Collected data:

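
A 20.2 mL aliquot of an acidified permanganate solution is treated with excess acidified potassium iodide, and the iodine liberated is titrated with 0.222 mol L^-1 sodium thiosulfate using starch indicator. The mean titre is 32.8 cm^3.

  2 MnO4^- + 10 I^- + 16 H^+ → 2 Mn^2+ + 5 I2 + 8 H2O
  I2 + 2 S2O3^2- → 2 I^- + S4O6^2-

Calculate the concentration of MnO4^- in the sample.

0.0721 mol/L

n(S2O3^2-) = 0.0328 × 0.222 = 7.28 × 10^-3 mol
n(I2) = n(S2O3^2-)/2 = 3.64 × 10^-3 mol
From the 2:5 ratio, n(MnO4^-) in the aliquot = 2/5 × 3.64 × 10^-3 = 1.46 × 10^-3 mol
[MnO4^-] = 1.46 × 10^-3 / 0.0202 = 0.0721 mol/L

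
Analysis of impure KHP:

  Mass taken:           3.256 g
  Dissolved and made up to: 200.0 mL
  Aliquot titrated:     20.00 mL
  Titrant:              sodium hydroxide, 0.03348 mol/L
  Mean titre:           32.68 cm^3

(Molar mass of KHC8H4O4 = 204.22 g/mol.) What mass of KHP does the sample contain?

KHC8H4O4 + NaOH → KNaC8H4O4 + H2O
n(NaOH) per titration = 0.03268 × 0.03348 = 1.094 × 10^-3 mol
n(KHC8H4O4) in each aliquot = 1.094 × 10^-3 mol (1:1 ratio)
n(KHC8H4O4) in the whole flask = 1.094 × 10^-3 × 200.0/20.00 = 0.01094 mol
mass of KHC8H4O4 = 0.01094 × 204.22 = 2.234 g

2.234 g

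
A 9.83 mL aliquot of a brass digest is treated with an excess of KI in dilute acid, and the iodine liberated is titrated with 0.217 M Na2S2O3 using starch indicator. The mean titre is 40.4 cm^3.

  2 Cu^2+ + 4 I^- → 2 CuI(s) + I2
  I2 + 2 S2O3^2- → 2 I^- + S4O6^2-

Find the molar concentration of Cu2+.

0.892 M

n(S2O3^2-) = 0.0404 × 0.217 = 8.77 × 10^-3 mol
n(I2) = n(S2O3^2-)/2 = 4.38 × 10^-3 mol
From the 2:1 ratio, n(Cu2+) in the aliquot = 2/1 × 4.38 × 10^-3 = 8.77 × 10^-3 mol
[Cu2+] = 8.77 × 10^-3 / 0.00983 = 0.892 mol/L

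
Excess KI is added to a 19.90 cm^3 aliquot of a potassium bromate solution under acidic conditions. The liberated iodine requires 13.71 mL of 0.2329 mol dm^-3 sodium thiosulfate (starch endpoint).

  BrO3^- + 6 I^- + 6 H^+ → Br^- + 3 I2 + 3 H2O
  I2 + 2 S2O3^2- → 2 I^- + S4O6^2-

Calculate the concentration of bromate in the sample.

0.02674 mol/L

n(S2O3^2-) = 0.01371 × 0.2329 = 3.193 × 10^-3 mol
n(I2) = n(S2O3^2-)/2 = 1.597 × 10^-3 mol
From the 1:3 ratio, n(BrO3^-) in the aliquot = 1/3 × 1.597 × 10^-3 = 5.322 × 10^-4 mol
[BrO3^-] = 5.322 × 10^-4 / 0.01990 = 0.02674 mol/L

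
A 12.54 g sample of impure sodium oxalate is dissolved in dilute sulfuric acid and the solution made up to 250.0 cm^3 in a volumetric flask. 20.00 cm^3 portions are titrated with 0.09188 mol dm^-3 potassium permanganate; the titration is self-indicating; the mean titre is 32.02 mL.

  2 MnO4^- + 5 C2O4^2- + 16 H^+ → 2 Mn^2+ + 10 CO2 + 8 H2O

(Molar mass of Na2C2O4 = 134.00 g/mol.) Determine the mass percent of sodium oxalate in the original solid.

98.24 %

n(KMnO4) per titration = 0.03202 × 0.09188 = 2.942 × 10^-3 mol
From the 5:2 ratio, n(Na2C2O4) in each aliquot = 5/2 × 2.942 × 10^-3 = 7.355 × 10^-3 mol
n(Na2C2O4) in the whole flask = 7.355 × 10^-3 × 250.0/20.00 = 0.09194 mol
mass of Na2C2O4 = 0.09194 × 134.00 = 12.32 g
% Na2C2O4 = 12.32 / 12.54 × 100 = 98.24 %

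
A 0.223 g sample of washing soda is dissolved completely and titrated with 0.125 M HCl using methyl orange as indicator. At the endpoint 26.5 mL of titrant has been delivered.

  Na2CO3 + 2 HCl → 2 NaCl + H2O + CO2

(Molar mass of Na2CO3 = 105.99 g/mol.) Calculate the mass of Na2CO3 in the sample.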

Exercise requirements:
Would you reproduce, word for word, the lines from the one holding "(Molar mass of Na2C2O4" through the final line of the entries, both included?

Exercise response:
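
(Molar mass of Na2C2O4 = 134.00 g/mol.) Determine the mass percent of sodium oxalate in the original solid.

98.24 %

n(KMnO4) per titration = 0.03202 × 0.09188 = 2.942 × 10^-3 mol
From the 5:2 ratio, n(Na2C2O4) in each aliquot = 5/2 × 2.942 × 10^-3 = 7.355 × 10^-3 mol
n(Na2C2O4) in the whole flask = 7.355 × 10^-3 × 250.0/20.00 = 0.09194 mol
mass of Na2C2O4 = 0.09194 × 134.00 = 12.32 g
% Na2C2O4 = 12.32 / 12.54 × 100 = 98.24 %

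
A 0.223 g sample of washing soda is dissolved completely and titrated with 0.125 M HCl using methyl orange as indicator. At the endpoint 26.5 mL of titrant has been delivered.

  Na2CO3 + 2 HCl → 2 NaCl + H2O + CO2

(Molar mass of Na2CO3 = 105.99 g/mol.) Calculate the mass of Na2CO3 in the sample.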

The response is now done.